Beginning with the line where "A pump lifts" occurs, transcribe every line exactly through the last line of the listing below, and no others.

━━ Records provided

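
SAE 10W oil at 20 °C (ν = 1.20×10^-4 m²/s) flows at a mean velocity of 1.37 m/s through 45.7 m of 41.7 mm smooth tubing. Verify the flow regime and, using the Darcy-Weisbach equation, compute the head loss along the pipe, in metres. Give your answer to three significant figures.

Re = VD/ν = 1.37·0.04170/1.20×10^-4 = 476 → laminar (Re < 2300)
f = 64/Re = 0.1344
h_f = f(L/D)V²/(2g) = 0.1344·(45.7/0.04170)·1.37²/(2·9.81) = 14.09 m

h_f ≈ 14.1 m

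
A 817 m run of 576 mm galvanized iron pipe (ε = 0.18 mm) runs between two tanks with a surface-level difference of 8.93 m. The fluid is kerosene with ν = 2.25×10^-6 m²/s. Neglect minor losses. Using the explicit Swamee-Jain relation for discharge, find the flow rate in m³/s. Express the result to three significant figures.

Q ≈ 0.724 m³/s

Swamee-Jain (Type II): Q = -0.965·√(gD⁵h_f/L)·ln[ε/(3.7D) + √(3.17ν²L/(gD³h_f))]
√(gD⁵h_f/L) = √(9.81·0.576⁵·8.93/817) = 0.08245
ε/(3.7D) = 8.45×10^-5; √(3.17ν²L/(gD³h_f)) = 2.80×10^-5
Q = -0.965·0.08245·ln(1.124×10^-4) = 0.7235 m³/s
Check: V = 2.78 m/s, Re = 7.11×10^5, f = 0.01613, h_f = 8.99 m ≈ 8.93 m ✓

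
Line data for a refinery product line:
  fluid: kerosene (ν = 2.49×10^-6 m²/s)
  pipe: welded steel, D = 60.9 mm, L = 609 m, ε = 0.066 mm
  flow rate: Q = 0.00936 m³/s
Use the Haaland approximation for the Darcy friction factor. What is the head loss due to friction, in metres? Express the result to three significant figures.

h_f ≈ 120 m

V = 4Q/(πD²) = 4·0.00936/(π·0.0609²) = 3.213 m/s
Re = VD/ν = 3.213·0.0609/2.49×10^-6 = 7.86×10^4 → turbulent
ε/D = 0.066/60.9 = 0.00108
Haaland: f = 0.02275
h_f = f(L/D)V²/(2g) = 0.02275·(609/0.0609)·3.213²/(2·9.81) = 119.7 m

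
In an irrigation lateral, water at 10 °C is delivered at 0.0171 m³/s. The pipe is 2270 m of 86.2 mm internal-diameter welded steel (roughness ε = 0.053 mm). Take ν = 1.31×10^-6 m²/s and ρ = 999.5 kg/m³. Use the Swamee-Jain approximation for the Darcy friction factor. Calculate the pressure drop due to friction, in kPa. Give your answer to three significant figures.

Δp ≈ 2210 kPa

V = 4Q/(πD²) = 4·0.0171/(π·0.0862²) = 2.930 m/s
Re = VD/ν = 2.930·0.0862/1.31×10^-6 = 1.93×10^5 → turbulent
ε/D = 0.053/86.2 = 6.15×10^-4
Swamee-Jain: f = 0.01957
h_f = f(L/D)V²/(2g) = 0.01957·(2270/0.0862)·2.930²/(2·9.81) = 225.5 m
Δp = ρg·h_f = 999.5·9.81·225.5 = 2212 kPa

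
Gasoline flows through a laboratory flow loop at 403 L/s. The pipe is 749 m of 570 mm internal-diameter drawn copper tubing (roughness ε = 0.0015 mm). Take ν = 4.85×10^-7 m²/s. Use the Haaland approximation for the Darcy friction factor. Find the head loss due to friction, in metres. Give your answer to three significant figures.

V = 4Q/(πD²) = 4·0.403/(π·0.570²) = 1.579 m/s
Re = VD/ν = 1.579·0.570/4.85×10^-7 = 1.86×10^6 → turbulent
ε/D = 0.0015/570 = 2.63×10^-6
Haaland: f = 0.01054
h_f = f(L/D)V²/(2g) = 0.01054·(749/0.570)·1.579²/(2·9.81) = 1.760 m

h_f ≈ 1.76 m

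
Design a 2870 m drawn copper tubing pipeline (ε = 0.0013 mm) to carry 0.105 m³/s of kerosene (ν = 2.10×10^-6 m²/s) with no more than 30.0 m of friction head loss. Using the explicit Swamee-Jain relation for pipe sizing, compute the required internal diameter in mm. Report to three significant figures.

D ≈ 269 mm

Swamee-Jain (Type III): D = 0.66·[ε^1.25·(LQ²/(gh_f))^4.75 + ν·Q^9.4·(L/(gh_f))^5.2]^0.04
LQ²/(gh_f) = 0.1075; L/(gh_f) = 9.752
Term 1 = ε^1.25·(…)^4.75 = 1.10×10^-12; Term 2 = ν·Q^9.4·(…)^5.2 = 1.84×10^-10
D = 0.66·(1.10×10^-12 + 1.84×10^-10)^0.04 = 0.2693 m = 269 mm
Check: V = 1.84 m/s, Re = 2.36×10^5, f = 0.01509, h_f = 27.8 m ≈ 30.0 m ✓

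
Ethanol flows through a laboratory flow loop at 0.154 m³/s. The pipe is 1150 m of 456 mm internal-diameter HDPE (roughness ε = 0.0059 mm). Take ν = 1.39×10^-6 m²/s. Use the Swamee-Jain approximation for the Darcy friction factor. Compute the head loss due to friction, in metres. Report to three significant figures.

V = 4Q/(πD²) = 4·0.154/(π·0.456²) = 0.9430 m/s
Re = VD/ν = 0.9430·0.456/1.39×10^-6 = 3.09×10^5 → turbulent
ε/D = 0.0059/456 = 1.29×10^-5
Swamee-Jain: f = 0.01445
h_f = f(L/D)V²/(2g) = 0.01445·(1150/0.456)·0.9430²/(2·9.81) = 1.651 m

h_f ≈ 1.65 m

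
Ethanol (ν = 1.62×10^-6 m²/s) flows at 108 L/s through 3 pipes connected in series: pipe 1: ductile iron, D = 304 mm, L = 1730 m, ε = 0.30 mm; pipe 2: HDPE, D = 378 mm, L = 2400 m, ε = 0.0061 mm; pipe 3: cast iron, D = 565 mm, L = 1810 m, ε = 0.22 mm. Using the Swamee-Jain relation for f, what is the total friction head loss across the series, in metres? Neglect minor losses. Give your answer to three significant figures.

H ≈ 18.5 m

Pipe 1: V = 1.488 m/s, Re = 2.79×10^5, ε/D = 9.87×10^-4, f = 0.02076, h_1 = f(L/D)V²/2g = 13.33 m
Pipe 2: V = 0.9624 m/s, Re = 2.25×10^5, ε/D = 1.61×10^-5, f = 0.01535, h_2 = f(L/D)V²/2g = 4.600 m
Pipe 3: V = 0.4308 m/s, Re = 1.50×10^5, ε/D = 3.89×10^-4, f = 0.01891, h_3 = f(L/D)V²/2g = 0.5728 m
Series → Q common, losses add: H = Σh = 18.50 m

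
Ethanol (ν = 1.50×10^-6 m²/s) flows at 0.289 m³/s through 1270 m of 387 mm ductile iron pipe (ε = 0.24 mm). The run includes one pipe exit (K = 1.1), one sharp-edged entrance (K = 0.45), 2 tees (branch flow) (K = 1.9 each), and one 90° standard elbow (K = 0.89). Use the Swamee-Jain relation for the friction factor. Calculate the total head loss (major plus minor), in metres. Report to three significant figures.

H_L ≈ 20.4 m

V = 4Q/(πD²) = 2.457 m/s; V²/2g = 0.3077 m
Re = 6.34×10^5, ε/D = 6.20×10^-4 → f = 0.01832 (Swamee-Jain)
Major: h_f = f(L/D)·V²/2g = 0.01832·3282·0.3077 = 18.49 m
Minor: ΣK = 6.24; h_m = ΣK·V²/2g = 1.920 m
Total H_L = 18.49 + 1.920 = 20.41 m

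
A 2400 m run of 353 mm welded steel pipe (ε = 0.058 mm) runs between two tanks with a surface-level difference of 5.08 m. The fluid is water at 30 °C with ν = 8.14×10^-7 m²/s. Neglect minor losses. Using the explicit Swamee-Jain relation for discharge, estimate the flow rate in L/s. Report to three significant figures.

Q ≈ 95.6 L/s

Swamee-Jain (Type II): Q = -0.965·√(gD⁵h_f/L)·ln[ε/(3.7D) + √(3.17ν²L/(gD³h_f))]
√(gD⁵h_f/L) = √(9.81·0.353⁵·5.08/2400) = 0.01067
ε/(3.7D) = 4.44×10^-5; √(3.17ν²L/(gD³h_f)) = 4.80×10^-5
Q = -0.965·0.01067·ln(9.236×10^-5) = 0.09564 m³/s
Check: V = 0.977 m/s, Re = 4.24×10^5, f = 0.01541, h_f = 5.10 m ≈ 5.08 m ✓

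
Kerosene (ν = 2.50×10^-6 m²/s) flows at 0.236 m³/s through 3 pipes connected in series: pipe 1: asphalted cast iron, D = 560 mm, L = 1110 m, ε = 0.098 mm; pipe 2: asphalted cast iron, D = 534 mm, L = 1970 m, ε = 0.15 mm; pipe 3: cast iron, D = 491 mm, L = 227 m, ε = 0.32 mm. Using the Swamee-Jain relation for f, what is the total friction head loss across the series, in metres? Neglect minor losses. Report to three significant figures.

H ≈ 5.91 m

Pipe 1: V = 0.9582 m/s, Re = 2.15×10^5, ε/D = 1.75×10^-4, f = 0.01679, h_1 = f(L/D)V²/2g = 1.558 m
Pipe 2: V = 1.054 m/s, Re = 2.25×10^5, ε/D = 2.81×10^-4, f = 0.01743, h_2 = f(L/D)V²/2g = 3.640 m
Pipe 3: V = 1.246 m/s, Re = 2.45×10^5, ε/D = 6.52×10^-4, f = 0.01940, h_3 = f(L/D)V²/2g = 0.7102 m
Series → Q common, losses add: H = Σh = 5.908 m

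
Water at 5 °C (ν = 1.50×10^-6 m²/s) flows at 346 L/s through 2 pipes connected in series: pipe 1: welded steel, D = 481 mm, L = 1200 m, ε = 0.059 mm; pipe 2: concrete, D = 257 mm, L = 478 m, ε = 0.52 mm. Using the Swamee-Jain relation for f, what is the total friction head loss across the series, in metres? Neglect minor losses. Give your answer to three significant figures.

Pipe 1: V = 1.904 m/s, Re = 6.11×10^5, ε/D = 1.23×10^-4, f = 0.01443, h_1 = f(L/D)V²/2g = 6.652 m
Pipe 2: V = 6.670 m/s, Re = 1.14×10^6, ε/D = 0.00202, f = 0.02372, h_2 = f(L/D)V²/2g = 100.0 m
Series → Q common, losses add: H = Σh = 106.7 m

H ≈ 107 m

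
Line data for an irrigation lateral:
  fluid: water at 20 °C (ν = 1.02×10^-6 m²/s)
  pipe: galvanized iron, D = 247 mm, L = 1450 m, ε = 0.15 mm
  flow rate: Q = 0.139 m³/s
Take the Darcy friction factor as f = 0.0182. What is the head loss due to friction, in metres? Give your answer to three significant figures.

h_f ≈ 45.8 m

V = 4Q/(πD²) = 4·0.139/(π·0.247²) = 2.901 m/s
h_f = f(L/D)V²/(2g) = 0.01820·(1450/0.247)·2.901²/(2·9.81) = 45.83 m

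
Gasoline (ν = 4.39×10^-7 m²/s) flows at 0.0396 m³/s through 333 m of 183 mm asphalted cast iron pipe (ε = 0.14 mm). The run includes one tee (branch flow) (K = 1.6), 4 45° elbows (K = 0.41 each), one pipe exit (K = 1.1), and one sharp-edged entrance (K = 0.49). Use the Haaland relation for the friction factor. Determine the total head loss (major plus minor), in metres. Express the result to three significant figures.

V = 4Q/(πD²) = 1.506 m/s; V²/2g = 0.1155 m
Re = 6.28×10^5, ε/D = 7.65×10^-4 → f = 0.01896 (Haaland)
Major: h_f = f(L/D)·V²/2g = 0.01896·1820·0.1155 = 3.986 m
Minor: ΣK = 4.83; h_m = ΣK·V²/2g = 0.5580 m
Total H_L = 3.986 + 0.5580 = 4.544 m

H_L ≈ 4.54 m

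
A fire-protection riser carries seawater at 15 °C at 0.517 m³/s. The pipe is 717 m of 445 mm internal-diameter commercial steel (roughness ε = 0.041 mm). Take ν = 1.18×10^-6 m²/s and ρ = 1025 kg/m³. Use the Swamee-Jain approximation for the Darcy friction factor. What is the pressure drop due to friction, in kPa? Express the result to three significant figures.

Δp ≈ 120 kPa

V = 4Q/(πD²) = 4·0.517/(π·0.445²) = 3.324 m/s
Re = VD/ν = 3.324·0.445/1.18×10^-6 = 1.25×10^6 → turbulent
ε/D = 0.041/445 = 9.21×10^-5
Swamee-Jain: f = 0.01314
h_f = f(L/D)V²/(2g) = 0.01314·(717/0.445)·3.324²/(2·9.81) = 11.93 m
Δp = ρg·h_f = 1025·9.81·11.93 = 119.9 kPa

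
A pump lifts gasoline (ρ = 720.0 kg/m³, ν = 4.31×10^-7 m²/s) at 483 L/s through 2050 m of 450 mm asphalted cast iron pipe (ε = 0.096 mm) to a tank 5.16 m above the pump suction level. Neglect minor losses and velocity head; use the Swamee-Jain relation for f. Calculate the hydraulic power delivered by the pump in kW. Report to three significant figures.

V = 4Q/(πD²) = 3.037 m/s; Re = 3.17×10^6; ε/D = 2.13×10^-4; f = 0.01429
h_f = f(L/D)V²/2g = 30.61 m
Total head H = z + h_f = 5.16 + 30.61 = 35.77 m
P_hyd = ρgQH = 720.0·9.81·0.483·35.77 = 122.0 kW

P_hyd ≈ 122 kW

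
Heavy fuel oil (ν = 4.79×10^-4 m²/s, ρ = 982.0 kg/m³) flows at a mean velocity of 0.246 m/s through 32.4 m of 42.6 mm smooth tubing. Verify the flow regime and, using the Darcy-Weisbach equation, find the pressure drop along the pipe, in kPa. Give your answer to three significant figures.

Δp ≈ 66.1 kPa

Re = VD/ν = 0.246·0.04260/4.79×10^-4 = 21.9 → laminar (Re < 2300)
f = 64/Re = 2.925
h_f = f(L/D)V²/(2g) = 2.925·(32.4/0.04260)·0.246²/(2·9.81) = 6.862 m
Δp = ρg·h_f = 982.0·9.81·6.862 = 66.11 kPa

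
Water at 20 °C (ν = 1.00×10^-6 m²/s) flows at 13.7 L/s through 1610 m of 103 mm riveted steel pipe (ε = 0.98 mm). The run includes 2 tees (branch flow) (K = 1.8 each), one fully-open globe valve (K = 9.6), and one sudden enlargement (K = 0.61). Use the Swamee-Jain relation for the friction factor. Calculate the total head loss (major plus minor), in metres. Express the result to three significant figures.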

━━━━

=== Exercise output ===
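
A pump lifts gasoline (ρ = 720.0 kg/m³, ν = 4.31×10^-7 m²/s) at 483 L/s through 2050 m of 450 mm asphalted cast iron pipe (ε = 0.096 mm) to a tank 5.16 m above the pump suction level. Neglect minor losses and velocity head; use the Swamee-Jain relation for f. Calculate the hydraulic power delivered by the pump in kW. Report to three significant figures.

V = 4Q/(πD²) = 3.037 m/s; Re = 3.17×10^6; ε/D = 2.13×10^-4; f = 0.01429
h_f = f(L/D)V²/2g = 30.61 m
Total head H = z + h_f = 5.16 + 30.61 = 35.77 m
P_hyd = ρgQH = 720.0·9.81·0.483·35.77 = 122.0 kW

P_hyd ≈ 122 kW

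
Heavy fuel oil (ν = 4.79×10^-4 m²/s, ρ = 982.0 kg/m³) flows at a mean velocity of 0.246 m/s through 32.4 m of 42.6 mm smooth tubing. Verify the flow regime and, using the Darcy-Weisbach equation, find the pressure drop along the pipe, in kPa. Give your answer to three significant figures.

Δp ≈ 66.1 kPa

Re = VD/ν = 0.246·0.04260/4.79×10^-4 = 21.9 → laminar (Re < 2300)
f = 64/Re = 2.925
h_f = f(L/D)V²/(2g) = 2.925·(32.4/0.04260)·0.246²/(2·9.81) = 6.862 m
Δp = ρg·h_f = 982.0·9.81·6.862 = 66.11 kPa

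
Water at 20 °C (ν = 1.00×10^-6 m²/s) flows at 13.7 L/s through 1610 m of 103 mm riveted steel pipe (ε = 0.98 mm). The run includes 2 tees (branch flow) (K = 1.8 each), one fully-open globe valve (K = 9.6), and one sudden enlargement (K = 0.61). Use the Swamee-Jain relation for the friction factor. Calculate the total head loss (major plus minor), in metres. Express the result to three significant figures.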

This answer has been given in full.